- [Instructions to follow]: Your reply must be the number of lines in the entries that hold the word "called", and nothing else.

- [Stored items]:

BEGIN

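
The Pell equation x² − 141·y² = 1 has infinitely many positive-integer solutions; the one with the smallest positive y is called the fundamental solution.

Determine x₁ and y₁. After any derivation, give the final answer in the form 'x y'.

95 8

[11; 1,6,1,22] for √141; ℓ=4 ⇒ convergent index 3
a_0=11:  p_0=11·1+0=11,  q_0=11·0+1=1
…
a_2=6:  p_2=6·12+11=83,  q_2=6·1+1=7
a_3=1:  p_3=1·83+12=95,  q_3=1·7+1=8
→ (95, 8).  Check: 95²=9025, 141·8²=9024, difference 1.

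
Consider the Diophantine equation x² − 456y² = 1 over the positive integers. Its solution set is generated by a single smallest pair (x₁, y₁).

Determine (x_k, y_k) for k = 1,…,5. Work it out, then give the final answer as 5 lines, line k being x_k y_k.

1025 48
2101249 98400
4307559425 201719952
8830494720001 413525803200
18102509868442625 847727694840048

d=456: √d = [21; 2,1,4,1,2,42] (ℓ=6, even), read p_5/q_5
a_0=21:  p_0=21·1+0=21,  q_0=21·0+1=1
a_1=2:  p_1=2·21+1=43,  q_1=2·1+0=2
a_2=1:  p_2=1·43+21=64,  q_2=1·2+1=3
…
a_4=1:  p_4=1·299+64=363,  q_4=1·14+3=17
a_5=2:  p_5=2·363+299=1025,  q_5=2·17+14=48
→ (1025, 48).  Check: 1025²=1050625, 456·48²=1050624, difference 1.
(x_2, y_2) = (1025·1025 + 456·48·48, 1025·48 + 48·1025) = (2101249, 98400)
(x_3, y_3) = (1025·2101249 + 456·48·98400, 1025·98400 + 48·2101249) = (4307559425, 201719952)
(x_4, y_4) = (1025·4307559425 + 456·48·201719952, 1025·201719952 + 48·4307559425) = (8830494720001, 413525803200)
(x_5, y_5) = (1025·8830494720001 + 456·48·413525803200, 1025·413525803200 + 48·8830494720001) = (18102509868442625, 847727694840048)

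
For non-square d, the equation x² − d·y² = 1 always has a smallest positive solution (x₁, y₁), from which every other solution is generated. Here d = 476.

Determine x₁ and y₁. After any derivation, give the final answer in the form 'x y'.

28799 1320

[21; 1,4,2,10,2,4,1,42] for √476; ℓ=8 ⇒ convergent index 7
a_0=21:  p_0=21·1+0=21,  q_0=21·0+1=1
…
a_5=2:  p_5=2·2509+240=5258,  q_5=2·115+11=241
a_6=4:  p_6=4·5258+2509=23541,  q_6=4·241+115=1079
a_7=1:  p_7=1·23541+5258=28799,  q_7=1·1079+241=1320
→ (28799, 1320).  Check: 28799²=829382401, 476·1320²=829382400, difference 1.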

END
BEGIN

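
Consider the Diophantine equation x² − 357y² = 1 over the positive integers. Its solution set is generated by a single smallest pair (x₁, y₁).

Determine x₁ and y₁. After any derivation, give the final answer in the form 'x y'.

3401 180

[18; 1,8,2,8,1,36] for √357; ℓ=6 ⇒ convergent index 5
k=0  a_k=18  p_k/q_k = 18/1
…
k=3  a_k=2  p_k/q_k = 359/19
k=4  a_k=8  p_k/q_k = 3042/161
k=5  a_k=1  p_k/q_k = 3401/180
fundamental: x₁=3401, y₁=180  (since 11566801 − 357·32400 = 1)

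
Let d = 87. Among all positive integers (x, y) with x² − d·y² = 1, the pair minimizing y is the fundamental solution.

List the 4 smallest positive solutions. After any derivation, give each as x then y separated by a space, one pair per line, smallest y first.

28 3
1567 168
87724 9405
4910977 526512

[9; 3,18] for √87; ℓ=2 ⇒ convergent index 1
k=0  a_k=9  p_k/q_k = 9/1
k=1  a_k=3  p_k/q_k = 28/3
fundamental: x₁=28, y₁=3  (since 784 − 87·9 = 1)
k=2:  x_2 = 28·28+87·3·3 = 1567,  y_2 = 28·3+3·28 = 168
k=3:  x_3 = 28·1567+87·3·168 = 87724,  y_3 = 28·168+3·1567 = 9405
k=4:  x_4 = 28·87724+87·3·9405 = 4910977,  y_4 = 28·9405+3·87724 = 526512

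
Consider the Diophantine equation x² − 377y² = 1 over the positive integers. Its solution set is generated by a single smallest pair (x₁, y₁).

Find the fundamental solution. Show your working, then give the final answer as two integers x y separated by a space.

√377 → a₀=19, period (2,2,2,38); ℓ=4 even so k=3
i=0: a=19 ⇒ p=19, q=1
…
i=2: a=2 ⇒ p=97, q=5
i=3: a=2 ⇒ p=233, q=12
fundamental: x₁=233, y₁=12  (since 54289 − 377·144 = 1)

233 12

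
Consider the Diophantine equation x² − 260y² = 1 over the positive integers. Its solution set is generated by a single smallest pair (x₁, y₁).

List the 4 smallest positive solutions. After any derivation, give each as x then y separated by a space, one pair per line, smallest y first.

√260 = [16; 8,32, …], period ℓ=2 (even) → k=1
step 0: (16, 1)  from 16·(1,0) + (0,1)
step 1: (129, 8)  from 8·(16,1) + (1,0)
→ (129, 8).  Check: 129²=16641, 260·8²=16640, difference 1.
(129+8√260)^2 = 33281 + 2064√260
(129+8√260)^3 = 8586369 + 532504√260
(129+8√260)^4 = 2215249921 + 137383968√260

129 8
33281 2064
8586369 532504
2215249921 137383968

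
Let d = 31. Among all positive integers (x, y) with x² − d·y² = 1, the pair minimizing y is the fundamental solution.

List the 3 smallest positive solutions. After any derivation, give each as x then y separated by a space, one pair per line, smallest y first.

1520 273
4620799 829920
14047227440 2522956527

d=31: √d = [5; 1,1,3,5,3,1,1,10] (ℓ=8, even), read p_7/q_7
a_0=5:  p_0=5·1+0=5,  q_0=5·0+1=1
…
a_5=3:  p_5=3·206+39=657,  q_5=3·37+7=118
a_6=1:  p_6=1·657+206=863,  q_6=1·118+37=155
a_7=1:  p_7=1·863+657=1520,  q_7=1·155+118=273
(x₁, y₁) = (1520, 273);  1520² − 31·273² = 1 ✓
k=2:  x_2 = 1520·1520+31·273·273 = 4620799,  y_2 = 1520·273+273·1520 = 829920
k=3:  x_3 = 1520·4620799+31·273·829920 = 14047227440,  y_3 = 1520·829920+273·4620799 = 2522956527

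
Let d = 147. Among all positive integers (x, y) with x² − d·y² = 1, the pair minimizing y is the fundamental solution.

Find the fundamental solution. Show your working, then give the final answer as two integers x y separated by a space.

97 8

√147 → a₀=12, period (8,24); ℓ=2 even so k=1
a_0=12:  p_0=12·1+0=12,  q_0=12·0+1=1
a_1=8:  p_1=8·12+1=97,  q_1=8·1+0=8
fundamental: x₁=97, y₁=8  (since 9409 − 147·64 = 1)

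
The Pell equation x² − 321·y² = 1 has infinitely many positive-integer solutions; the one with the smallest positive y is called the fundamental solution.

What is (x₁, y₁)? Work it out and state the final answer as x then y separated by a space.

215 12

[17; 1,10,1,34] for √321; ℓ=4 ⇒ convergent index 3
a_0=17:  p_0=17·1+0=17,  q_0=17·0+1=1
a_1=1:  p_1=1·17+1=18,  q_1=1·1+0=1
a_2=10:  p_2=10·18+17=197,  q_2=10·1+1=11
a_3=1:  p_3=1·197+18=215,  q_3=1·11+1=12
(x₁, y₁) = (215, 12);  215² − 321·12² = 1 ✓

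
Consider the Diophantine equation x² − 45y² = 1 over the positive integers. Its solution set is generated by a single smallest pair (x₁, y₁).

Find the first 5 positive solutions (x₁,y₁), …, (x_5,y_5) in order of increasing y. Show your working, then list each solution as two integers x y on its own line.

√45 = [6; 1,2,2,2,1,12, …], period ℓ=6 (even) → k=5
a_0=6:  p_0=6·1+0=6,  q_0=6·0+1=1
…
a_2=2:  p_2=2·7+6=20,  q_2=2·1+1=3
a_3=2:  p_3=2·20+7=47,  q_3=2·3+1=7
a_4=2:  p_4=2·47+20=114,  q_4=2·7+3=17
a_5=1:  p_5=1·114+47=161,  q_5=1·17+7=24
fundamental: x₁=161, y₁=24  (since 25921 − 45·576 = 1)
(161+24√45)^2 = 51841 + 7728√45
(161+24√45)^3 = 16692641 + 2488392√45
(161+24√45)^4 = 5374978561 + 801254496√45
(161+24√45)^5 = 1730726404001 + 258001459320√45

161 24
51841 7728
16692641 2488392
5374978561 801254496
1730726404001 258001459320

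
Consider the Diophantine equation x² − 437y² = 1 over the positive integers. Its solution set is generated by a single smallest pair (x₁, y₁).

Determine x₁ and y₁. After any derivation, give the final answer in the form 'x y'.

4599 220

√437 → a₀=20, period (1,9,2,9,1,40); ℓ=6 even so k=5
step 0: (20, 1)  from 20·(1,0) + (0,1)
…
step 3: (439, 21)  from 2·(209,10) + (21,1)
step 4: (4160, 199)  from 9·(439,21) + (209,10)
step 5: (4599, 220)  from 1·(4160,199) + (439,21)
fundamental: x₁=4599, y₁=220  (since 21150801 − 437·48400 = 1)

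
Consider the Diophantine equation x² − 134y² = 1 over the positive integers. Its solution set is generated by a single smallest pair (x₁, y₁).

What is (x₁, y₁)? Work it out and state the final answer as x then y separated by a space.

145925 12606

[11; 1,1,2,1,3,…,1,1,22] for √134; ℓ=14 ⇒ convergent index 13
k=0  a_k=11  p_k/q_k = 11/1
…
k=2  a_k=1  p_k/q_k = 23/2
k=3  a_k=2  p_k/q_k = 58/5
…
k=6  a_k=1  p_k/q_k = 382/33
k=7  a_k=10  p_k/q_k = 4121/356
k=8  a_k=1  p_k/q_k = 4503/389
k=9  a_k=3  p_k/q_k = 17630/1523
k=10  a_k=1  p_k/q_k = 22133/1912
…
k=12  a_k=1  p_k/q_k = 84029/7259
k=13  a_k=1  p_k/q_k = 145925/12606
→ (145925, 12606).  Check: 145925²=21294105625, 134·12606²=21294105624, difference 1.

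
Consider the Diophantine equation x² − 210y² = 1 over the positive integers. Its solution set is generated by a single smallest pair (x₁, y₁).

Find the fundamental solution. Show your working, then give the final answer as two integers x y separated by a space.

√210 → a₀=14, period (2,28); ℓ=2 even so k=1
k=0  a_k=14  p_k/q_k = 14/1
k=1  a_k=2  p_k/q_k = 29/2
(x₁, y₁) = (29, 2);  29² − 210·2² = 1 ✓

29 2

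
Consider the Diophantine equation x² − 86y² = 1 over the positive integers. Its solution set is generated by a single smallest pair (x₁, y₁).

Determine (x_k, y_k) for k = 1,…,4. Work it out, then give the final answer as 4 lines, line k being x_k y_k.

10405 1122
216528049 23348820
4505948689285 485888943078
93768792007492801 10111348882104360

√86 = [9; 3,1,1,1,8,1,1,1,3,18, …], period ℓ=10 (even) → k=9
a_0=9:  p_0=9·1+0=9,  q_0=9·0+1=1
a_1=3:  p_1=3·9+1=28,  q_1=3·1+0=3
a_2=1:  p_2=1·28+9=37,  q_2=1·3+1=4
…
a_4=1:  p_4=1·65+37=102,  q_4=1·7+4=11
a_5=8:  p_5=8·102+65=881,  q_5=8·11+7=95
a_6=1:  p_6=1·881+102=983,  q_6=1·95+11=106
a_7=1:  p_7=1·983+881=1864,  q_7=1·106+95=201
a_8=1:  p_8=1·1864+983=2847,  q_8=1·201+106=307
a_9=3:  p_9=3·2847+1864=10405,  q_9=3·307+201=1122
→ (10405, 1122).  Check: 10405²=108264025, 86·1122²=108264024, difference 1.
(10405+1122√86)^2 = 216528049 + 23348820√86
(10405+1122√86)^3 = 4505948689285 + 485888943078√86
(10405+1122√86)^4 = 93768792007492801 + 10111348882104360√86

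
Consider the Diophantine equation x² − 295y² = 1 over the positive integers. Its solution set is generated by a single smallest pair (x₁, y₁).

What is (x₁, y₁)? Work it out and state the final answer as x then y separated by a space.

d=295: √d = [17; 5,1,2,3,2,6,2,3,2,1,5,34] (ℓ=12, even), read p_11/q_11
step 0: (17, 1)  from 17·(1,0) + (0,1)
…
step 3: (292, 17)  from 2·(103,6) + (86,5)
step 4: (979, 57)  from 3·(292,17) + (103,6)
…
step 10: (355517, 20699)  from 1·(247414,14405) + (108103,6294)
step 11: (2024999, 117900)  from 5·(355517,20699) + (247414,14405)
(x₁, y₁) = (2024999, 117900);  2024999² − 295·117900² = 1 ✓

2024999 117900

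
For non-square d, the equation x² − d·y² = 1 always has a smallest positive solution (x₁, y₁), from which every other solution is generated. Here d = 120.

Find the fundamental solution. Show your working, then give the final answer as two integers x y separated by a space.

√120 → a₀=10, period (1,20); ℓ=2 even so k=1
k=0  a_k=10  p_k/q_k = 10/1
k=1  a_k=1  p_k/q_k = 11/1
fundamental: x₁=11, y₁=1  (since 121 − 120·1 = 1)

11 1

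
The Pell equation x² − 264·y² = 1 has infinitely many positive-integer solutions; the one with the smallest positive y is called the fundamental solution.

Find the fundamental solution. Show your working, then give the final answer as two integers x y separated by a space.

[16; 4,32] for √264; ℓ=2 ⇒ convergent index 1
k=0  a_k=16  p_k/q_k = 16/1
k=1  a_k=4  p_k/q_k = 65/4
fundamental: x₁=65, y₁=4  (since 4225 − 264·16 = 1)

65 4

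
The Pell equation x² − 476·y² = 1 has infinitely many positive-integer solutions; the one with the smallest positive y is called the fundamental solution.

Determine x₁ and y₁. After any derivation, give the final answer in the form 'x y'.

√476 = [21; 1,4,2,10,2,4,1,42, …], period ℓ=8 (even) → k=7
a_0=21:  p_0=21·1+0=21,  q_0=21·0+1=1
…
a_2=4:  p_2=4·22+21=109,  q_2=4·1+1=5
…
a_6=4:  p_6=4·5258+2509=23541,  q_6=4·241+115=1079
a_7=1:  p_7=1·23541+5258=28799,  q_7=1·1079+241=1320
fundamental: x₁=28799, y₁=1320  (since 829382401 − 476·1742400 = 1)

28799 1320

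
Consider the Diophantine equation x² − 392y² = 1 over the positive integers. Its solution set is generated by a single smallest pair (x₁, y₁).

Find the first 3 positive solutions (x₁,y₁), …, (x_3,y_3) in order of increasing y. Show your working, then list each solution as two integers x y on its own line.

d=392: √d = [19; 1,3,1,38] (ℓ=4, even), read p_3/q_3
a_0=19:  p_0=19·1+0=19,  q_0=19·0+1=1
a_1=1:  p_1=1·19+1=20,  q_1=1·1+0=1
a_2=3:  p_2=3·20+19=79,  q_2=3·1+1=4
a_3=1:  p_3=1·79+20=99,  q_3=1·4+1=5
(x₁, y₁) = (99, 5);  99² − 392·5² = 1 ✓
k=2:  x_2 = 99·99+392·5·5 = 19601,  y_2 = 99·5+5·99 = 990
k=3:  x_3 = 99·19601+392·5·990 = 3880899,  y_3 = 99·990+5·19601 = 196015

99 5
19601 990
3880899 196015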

END
BEGIN

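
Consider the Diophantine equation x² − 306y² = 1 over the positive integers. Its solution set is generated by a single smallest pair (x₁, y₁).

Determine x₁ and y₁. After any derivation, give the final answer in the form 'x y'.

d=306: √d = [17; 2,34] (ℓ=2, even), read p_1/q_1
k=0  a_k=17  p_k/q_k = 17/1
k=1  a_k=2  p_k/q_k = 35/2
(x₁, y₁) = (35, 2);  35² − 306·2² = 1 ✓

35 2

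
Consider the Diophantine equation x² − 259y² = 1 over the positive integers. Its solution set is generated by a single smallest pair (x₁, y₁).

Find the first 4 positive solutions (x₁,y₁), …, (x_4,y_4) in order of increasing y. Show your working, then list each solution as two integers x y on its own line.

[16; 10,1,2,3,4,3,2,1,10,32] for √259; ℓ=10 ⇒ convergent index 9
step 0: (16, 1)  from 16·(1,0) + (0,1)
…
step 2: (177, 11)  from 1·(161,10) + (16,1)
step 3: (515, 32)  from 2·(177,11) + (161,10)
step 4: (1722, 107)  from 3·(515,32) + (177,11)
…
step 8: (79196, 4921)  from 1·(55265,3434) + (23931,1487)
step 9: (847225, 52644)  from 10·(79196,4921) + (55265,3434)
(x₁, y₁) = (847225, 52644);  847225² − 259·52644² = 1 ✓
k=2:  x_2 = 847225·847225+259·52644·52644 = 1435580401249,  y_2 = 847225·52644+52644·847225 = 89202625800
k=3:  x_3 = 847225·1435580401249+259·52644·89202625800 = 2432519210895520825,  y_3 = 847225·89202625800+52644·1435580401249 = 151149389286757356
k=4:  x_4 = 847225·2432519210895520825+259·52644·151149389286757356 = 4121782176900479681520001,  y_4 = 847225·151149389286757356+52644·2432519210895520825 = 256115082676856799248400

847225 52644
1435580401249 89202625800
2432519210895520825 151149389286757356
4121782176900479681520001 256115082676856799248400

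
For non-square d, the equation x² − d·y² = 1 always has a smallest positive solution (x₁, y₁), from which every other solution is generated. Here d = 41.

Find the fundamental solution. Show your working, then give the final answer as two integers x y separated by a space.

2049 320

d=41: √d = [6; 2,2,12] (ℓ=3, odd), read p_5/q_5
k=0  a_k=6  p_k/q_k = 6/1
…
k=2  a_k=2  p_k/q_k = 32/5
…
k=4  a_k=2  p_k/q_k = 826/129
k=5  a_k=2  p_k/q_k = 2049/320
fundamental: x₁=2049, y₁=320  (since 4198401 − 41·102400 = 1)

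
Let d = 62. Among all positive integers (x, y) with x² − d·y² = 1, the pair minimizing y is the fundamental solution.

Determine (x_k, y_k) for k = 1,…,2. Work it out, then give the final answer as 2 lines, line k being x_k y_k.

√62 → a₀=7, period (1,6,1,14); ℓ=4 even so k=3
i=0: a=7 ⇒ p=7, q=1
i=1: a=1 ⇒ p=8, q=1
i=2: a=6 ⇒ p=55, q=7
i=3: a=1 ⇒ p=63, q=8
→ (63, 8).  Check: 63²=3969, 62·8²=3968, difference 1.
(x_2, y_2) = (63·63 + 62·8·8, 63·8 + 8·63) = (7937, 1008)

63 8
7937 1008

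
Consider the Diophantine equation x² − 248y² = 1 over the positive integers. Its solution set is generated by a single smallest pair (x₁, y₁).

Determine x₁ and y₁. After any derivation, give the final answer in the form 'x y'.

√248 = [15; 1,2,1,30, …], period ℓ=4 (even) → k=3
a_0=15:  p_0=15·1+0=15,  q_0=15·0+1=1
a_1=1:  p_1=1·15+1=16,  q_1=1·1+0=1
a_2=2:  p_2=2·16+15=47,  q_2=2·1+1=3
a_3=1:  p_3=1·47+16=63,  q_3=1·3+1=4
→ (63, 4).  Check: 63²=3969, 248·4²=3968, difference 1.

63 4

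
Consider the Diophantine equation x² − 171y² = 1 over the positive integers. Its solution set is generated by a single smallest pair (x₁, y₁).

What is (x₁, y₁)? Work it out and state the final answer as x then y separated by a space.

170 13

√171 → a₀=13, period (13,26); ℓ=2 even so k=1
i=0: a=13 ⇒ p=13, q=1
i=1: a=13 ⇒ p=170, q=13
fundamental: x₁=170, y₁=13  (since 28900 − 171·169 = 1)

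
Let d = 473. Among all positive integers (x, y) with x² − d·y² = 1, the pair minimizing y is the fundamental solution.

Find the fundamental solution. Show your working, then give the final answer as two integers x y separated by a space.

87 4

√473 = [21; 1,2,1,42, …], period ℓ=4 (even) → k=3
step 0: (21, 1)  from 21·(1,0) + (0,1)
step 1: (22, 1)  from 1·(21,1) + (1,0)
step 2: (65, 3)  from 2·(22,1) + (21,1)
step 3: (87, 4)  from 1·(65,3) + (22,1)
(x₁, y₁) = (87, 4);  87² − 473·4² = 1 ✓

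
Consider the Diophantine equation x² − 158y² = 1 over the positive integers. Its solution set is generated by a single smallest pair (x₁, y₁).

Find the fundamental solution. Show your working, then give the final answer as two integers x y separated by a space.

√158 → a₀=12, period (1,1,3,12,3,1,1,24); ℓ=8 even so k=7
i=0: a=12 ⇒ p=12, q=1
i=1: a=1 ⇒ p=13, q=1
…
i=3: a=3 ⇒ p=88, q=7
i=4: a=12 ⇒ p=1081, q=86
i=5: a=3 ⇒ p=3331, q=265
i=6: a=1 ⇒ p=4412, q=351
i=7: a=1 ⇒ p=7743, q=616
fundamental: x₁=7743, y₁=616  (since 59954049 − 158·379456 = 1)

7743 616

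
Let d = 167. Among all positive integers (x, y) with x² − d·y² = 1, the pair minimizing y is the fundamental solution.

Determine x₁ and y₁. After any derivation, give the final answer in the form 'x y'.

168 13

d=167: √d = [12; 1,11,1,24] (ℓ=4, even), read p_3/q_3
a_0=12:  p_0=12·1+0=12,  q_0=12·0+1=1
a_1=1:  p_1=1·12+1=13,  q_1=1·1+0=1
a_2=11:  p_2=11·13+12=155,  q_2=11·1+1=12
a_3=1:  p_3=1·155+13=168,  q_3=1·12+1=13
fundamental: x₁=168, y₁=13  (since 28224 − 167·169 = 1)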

END

- [Answer space]: 4